◆ WORK REQUEST
An answer that reproduces all the entries exactly is what is needed.
= Beginning of Section =
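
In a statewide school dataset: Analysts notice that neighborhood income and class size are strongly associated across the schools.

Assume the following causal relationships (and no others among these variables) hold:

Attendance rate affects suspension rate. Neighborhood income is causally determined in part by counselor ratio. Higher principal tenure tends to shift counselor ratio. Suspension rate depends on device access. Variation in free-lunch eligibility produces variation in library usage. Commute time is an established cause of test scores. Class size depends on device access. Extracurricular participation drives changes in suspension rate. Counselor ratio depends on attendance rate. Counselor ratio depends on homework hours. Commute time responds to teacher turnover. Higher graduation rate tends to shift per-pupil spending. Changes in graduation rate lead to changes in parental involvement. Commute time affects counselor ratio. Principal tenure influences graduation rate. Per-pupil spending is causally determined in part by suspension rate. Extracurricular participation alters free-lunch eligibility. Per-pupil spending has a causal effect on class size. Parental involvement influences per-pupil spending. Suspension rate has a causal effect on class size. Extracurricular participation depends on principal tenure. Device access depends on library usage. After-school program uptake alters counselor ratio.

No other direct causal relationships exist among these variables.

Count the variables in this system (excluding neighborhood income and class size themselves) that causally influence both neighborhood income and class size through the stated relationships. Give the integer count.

The common causes are: attendance rate (to neighborhood income via attendance rate → counselor ratio → neighborhood income; to class size via attendance rate → suspension rate → class size); principal tenure (to neighborhood income via principal tenure → counselor ratio → neighborhood income; to class size via principal tenure → extracurricular participation → suspension rate → class size).
Every other variable lacks a causal path to at least one of neighborhood income and class size.

2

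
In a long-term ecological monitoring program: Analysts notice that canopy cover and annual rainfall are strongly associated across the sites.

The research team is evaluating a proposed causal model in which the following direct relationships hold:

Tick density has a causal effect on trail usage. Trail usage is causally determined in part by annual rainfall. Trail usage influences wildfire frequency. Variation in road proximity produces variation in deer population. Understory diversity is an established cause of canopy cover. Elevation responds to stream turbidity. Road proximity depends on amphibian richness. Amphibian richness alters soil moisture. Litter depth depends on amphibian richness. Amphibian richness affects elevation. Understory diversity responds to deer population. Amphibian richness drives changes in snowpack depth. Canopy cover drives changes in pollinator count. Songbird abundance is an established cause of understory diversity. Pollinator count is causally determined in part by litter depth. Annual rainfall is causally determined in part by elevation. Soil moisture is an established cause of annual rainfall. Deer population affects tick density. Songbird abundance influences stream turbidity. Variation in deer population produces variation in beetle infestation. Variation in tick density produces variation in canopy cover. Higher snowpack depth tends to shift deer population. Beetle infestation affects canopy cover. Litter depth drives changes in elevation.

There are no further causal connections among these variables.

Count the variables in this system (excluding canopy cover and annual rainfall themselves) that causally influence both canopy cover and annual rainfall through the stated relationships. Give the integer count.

The common causes are: amphibian richness (to canopy cover via amphibian richness → snowpack depth → deer population → tick density → canopy cover; to annual rainfall via amphibian richness → elevation → annual rainfall); songbird abundance (to canopy cover via songbird abundance → understory diversity → canopy cover; to annual rainfall via songbird abundance → stream turbidity → elevation → annual rainfall).
Every other variable lacks a causal path to at least one of canopy cover and annual rainfall.

2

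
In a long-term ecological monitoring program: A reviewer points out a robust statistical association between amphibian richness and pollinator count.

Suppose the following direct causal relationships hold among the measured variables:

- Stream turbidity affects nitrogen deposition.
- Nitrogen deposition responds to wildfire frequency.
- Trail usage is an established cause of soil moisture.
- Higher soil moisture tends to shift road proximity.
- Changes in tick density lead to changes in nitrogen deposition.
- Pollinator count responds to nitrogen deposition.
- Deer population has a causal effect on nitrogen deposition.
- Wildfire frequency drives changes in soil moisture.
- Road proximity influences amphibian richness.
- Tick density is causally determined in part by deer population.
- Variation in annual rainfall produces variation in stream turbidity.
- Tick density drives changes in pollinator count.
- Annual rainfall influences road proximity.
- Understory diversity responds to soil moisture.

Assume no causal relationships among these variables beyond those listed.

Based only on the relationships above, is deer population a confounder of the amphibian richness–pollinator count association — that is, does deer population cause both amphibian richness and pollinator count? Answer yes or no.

no

Deer population has no stated causal path to amphibian richness. A confounder must cause both variables, so deer population does not qualify.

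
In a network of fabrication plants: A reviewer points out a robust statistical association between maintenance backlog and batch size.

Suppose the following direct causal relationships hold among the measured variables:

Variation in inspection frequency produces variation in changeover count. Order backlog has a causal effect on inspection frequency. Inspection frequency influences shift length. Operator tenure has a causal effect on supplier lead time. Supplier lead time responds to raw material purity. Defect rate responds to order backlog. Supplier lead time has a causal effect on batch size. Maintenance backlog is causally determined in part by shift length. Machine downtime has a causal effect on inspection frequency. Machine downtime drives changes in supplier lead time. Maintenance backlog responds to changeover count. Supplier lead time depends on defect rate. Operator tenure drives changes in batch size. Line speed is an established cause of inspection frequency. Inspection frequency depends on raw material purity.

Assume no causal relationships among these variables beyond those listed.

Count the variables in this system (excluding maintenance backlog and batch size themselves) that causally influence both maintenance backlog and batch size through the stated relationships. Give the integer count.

The common causes are: machine downtime (to maintenance backlog via machine downtime → inspection frequency → changeover count → maintenance backlog; to batch size via machine downtime → supplier lead time → batch size); order backlog (to maintenance backlog via order backlog → inspection frequency → changeover count → maintenance backlog; to batch size via order backlog → defect rate → supplier lead time → batch size); raw material purity (to maintenance backlog via raw material purity → inspection frequency → changeover count → maintenance backlog; to batch size via raw material purity → supplier lead time → batch size).
Every other variable lacks a causal path to at least one of maintenance backlog and batch size.

3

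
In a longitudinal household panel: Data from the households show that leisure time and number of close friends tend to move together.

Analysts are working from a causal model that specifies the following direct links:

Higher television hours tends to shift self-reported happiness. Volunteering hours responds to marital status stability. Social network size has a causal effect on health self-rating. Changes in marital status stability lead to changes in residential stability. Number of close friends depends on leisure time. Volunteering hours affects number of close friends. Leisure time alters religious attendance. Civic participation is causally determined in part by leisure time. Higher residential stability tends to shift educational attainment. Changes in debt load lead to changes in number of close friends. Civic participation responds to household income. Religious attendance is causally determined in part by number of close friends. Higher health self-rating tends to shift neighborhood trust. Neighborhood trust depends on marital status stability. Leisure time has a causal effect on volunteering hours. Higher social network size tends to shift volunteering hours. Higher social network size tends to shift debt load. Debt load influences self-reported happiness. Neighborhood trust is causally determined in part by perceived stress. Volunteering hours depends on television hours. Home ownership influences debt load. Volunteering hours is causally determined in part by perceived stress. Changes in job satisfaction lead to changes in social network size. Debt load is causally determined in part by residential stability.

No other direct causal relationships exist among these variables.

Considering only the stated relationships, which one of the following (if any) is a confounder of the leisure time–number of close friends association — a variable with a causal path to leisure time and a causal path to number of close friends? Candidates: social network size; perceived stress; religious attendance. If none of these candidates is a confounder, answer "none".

none

None of the listed candidates has causal paths to both leisure time and number of close friends in the stated relationships, so none is a common cause.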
= End of Section =
◆ RESPONSE
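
In a statewide school dataset: Analysts notice that neighborhood income and class size are strongly associated across the schools.

Assume the following causal relationships (and no others among these variables) hold:

Attendance rate affects suspension rate. Neighborhood income is causally determined in part by counselor ratio. Higher principal tenure tends to shift counselor ratio. Suspension rate depends on device access. Variation in free-lunch eligibility produces variation in library usage. Commute time is an established cause of test scores. Class size depends on device access. Extracurricular participation drives changes in suspension rate. Counselor ratio depends on attendance rate. Counselor ratio depends on homework hours. Commute time responds to teacher turnover. Higher graduation rate tends to shift per-pupil spending. Changes in graduation rate lead to changes in parental involvement. Commute time affects counselor ratio. Principal tenure influences graduation rate. Per-pupil spending is causally determined in part by suspension rate. Extracurricular participation alters free-lunch eligibility. Per-pupil spending has a causal effect on class size. Parental involvement influences per-pupil spending. Suspension rate has a causal effect on class size. Extracurricular participation depends on principal tenure. Device access depends on library usage. After-school program uptake alters counselor ratio.

No other direct causal relationships exist among these variables.

Count the variables in this system (excluding neighborhood income and class size themselves) that causally influence both neighborhood income and class size through the stated relationships. Give the integer count.

The common causes are: attendance rate (to neighborhood income via attendance rate → counselor ratio → neighborhood income; to class size via attendance rate → suspension rate → class size); principal tenure (to neighborhood income via principal tenure → counselor ratio → neighborhood income; to class size via principal tenure → extracurricular participation → suspension rate → class size).
Every other variable lacks a causal path to at least one of neighborhood income and class size.

2

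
In a long-term ecological monitoring program: Analysts notice that canopy cover and annual rainfall are strongly associated across the sites.

The research team is evaluating a proposed causal model in which the following direct relationships hold:

Tick density has a causal effect on trail usage. Trail usage is causally determined in part by annual rainfall. Trail usage influences wildfire frequency. Variation in road proximity produces variation in deer population. Understory diversity is an established cause of canopy cover. Elevation responds to stream turbidity. Road proximity depends on amphibian richness. Amphibian richness alters soil moisture. Litter depth depends on amphibian richness. Amphibian richness affects elevation. Understory diversity responds to deer population. Amphibian richness drives changes in snowpack depth. Canopy cover drives changes in pollinator count. Songbird abundance is an established cause of understory diversity. Pollinator count is causally determined in part by litter depth. Annual rainfall is causally determined in part by elevation. Soil moisture is an established cause of annual rainfall. Deer population affects tick density. Songbird abundance influences stream turbidity. Variation in deer population produces variation in beetle infestation. Variation in tick density produces variation in canopy cover. Higher snowpack depth tends to shift deer population. Beetle infestation affects canopy cover. Litter depth drives changes in elevation.

There are no further causal connections among these variables.

Count the variables in this system (excluding canopy cover and annual rainfall themselves) that causally influence both canopy cover and annual rainfall through the stated relationships. Give the integer count.

The common causes are: amphibian richness (to canopy cover via amphibian richness → snowpack depth → deer population → tick density → canopy cover; to annual rainfall via amphibian richness → elevation → annual rainfall); songbird abundance (to canopy cover via songbird abundance → understory diversity → canopy cover; to annual rainfall via songbird abundance → stream turbidity → elevation → annual rainfall).
Every other variable lacks a causal path to at least one of canopy cover and annual rainfall.

2

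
In a long-term ecological monitoring program: A reviewer points out a robust statistical association between amphibian richness and pollinator count.

Suppose the following direct causal relationships hold among the measured variables:

- Stream turbidity affects nitrogen deposition.
- Nitrogen deposition responds to wildfire frequency.
- Trail usage is an established cause of soil moisture.
- Higher soil moisture tends to shift road proximity.
- Changes in tick density lead to changes in nitrogen deposition.
- Pollinator count responds to nitrogen deposition.
- Deer population has a causal effect on nitrogen deposition.
- Wildfire frequency drives changes in soil moisture.
- Road proximity influences amphibian richness.
- Tick density is causally determined in part by deer population.
- Variation in annual rainfall produces variation in stream turbidity.
- Tick density drives changes in pollinator count.
- Annual rainfall influences road proximity.
- Understory diversity responds to soil moisture.

Assume no causal relationships among these variables beyond those listed.

Based only on the relationships above, is deer population a confounder of the amphibian richness–pollinator count association — that is, does deer population cause both amphibian richness and pollinator count? Answer yes or no.

no

Deer population has no stated causal path to amphibian richness. A confounder must cause both variables, so deer population does not qualify.

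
In a network of fabrication plants: A reviewer points out a robust statistical association between maintenance backlog and batch size.

Suppose the following direct causal relationships hold among the measured variables:

Variation in inspection frequency produces variation in changeover count. Order backlog has a causal effect on inspection frequency. Inspection frequency influences shift length. Operator tenure has a causal effect on supplier lead time. Supplier lead time responds to raw material purity. Defect rate responds to order backlog. Supplier lead time has a causal effect on batch size. Maintenance backlog is causally determined in part by shift length. Machine downtime has a causal effect on inspection frequency. Machine downtime drives changes in supplier lead time. Maintenance backlog responds to changeover count. Supplier lead time depends on defect rate. Operator tenure drives changes in batch size. Line speed is an established cause of inspection frequency. Inspection frequency depends on raw material purity.

Assume no causal relationships among these variables beyond those listed.

Count the variables in this system (excluding maintenance backlog and batch size themselves) that causally influence both maintenance backlog and batch size through the stated relationships. Give the integer count.

The common causes are: machine downtime (to maintenance backlog via machine downtime → inspection frequency → changeover count → maintenance backlog; to batch size via machine downtime → supplier lead time → batch size); order backlog (to maintenance backlog via order backlog → inspection frequency → changeover count → maintenance backlog; to batch size via order backlog → defect rate → supplier lead time → batch size); raw material purity (to maintenance backlog via raw material purity → inspection frequency → changeover count → maintenance backlog; to batch size via raw material purity → supplier lead time → batch size).
Every other variable lacks a causal path to at least one of maintenance backlog and batch size.

3

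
In a longitudinal household panel: Data from the households show that leisure time and number of close friends tend to move together.

Analysts are working from a causal model that specifies the following direct links:

Higher television hours tends to shift self-reported happiness. Volunteering hours responds to marital status stability. Social network size has a causal effect on health self-rating. Changes in marital status stability lead to changes in residential stability. Number of close friends depends on leisure time. Volunteering hours affects number of close friends. Leisure time alters religious attendance. Civic participation is causally determined in part by leisure time. Higher residential stability tends to shift educational attainment. Changes in debt load lead to changes in number of close friends. Civic participation responds to household income. Religious attendance is causally determined in part by number of close friends. Higher health self-rating tends to shift neighborhood trust. Neighborhood trust depends on marital status stability. Leisure time has a causal effect on volunteering hours. Higher social network size tends to shift volunteering hours. Higher social network size tends to shift debt load. Debt load influences self-reported happiness. Neighborhood trust is causally determined in part by perceived stress. Volunteering hours depends on television hours. Home ownership influences debt load. Volunteering hours is causally determined in part by perceived stress. Changes in job satisfaction lead to changes in social network size. Debt load is causally determined in part by residential stability.

No other direct causal relationships exist among these variables.

Considering only the stated relationships, which one of the following (if any) is a confounder of the leisure time–number of close friends association — a variable with a causal path to leisure time and a causal path to number of close friends? Candidates: social network size; perceived stress; religious attendance. If none of these candidates is a confounder, answer "none".

none

None of the listed candidates has causal paths to both leisure time and number of close friends in the stated relationships, so none is a common cause.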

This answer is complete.